[[ Data shown open ]]
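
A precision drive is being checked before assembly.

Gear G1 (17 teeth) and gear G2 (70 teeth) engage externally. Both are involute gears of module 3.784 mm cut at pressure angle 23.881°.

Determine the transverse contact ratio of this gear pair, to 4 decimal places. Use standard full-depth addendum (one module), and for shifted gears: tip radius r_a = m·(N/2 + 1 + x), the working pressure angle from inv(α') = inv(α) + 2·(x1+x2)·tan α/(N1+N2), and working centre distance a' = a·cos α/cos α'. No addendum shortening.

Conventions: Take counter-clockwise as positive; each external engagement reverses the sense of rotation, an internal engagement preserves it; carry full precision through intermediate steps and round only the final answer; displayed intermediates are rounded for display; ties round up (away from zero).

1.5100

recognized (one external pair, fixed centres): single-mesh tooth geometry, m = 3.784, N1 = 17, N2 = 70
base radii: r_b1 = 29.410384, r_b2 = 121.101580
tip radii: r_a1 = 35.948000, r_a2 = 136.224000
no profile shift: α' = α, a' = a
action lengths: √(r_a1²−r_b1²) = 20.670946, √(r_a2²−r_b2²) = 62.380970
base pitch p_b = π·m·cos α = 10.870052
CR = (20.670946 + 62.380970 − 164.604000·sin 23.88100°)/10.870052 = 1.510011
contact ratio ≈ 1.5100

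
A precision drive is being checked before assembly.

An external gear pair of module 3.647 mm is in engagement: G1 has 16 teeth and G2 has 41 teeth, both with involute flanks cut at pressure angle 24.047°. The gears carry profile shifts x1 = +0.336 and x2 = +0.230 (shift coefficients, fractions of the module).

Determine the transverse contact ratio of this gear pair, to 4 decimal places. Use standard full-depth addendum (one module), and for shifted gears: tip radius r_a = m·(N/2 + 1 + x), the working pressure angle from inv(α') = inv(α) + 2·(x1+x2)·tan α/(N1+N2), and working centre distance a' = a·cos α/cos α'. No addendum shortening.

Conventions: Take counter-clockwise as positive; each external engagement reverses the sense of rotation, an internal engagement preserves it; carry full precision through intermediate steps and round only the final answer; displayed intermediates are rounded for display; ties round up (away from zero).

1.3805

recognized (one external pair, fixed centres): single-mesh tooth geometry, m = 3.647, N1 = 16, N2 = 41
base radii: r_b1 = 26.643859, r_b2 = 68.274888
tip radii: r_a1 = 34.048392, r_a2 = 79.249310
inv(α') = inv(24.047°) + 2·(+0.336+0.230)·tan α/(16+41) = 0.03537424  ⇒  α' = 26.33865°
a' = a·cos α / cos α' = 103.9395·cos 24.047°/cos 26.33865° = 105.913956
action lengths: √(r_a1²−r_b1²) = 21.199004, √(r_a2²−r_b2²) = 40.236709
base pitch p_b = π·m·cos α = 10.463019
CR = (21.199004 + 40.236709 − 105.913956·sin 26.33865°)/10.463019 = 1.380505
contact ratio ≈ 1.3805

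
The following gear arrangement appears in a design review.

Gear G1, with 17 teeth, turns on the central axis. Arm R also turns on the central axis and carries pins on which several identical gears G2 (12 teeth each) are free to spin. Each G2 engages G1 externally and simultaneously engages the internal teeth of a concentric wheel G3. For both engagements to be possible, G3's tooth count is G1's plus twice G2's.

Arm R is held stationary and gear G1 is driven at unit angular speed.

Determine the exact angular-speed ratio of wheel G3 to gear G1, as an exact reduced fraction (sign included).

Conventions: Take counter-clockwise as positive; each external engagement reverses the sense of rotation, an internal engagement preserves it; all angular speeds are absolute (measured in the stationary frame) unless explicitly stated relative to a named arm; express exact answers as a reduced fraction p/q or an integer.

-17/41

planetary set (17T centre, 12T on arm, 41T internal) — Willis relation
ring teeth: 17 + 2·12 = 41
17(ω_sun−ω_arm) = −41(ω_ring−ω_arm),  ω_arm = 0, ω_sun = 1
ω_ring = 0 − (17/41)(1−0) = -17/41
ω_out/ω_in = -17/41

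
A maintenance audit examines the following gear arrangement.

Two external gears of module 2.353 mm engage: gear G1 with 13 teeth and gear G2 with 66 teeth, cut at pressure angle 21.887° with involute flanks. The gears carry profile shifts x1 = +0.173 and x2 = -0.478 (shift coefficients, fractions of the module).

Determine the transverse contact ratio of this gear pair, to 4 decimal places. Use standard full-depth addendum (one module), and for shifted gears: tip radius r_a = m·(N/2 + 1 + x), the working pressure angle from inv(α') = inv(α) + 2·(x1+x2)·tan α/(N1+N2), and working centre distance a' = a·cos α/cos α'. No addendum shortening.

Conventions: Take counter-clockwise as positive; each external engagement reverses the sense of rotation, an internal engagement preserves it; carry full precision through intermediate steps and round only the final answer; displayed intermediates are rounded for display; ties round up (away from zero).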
[[ Data shown closed ]]
__What the task asks__: Return exactly what appears in the records from the line with "The following gear arrangement appears" through the final line, and nothing else.

__Written solution__:
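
The following gear arrangement appears in a design review.

Gear G1, with 17 teeth, turns on the central axis. Arm R also turns on the central axis and carries pins on which several identical gears G2 (12 teeth each) are free to spin. Each G2 engages G1 externally and simultaneously engages the internal teeth of a concentric wheel G3. For both engagements to be possible, G3's tooth count is G1's plus twice G2's.

Arm R is held stationary and gear G1 is driven at unit angular speed.

Determine the exact angular-speed ratio of wheel G3 to gear G1, as an exact reduced fraction (sign included).

Conventions: Take counter-clockwise as positive; each external engagement reverses the sense of rotation, an internal engagement preserves it; all angular speeds are absolute (measured in the stationary frame) unless explicitly stated relative to a named arm; express exact answers as a reduced fraction p/q or an integer.

-17/41

planetary set (17T centre, 12T on arm, 41T internal) — Willis relation
ring teeth: 17 + 2·12 = 41
17(ω_sun−ω_arm) = −41(ω_ring−ω_arm),  ω_arm = 0, ω_sun = 1
ω_ring = 0 − (17/41)(1−0) = -17/41
ω_out/ω_in = -17/41

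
A maintenance audit examines the following gear arrangement.

Two external gears of module 2.353 mm engage: gear G1 with 13 teeth and gear G2 with 66 teeth, cut at pressure angle 21.887° with involute flanks. The gears carry profile shifts x1 = +0.173 and x2 = -0.478 (shift coefficients, fractions of the module).

Determine the transverse contact ratio of this gear pair, to 4 decimal places. Use standard full-depth addendum (one module), and for shifted gears: tip radius r_a = m·(N/2 + 1 + x), the working pressure angle from inv(α') = inv(α) + 2·(x1+x2)·tan α/(N1+N2), and working centre distance a' = a·cos α/cos α'. No addendum shortening.

Conventions: Take counter-clockwise as positive; each external engagement reverses the sense of rotation, an internal engagement preserves it; carry full precision through intermediate steps and round only the final answer; displayed intermediates are rounded for display; ties round up (away from zero).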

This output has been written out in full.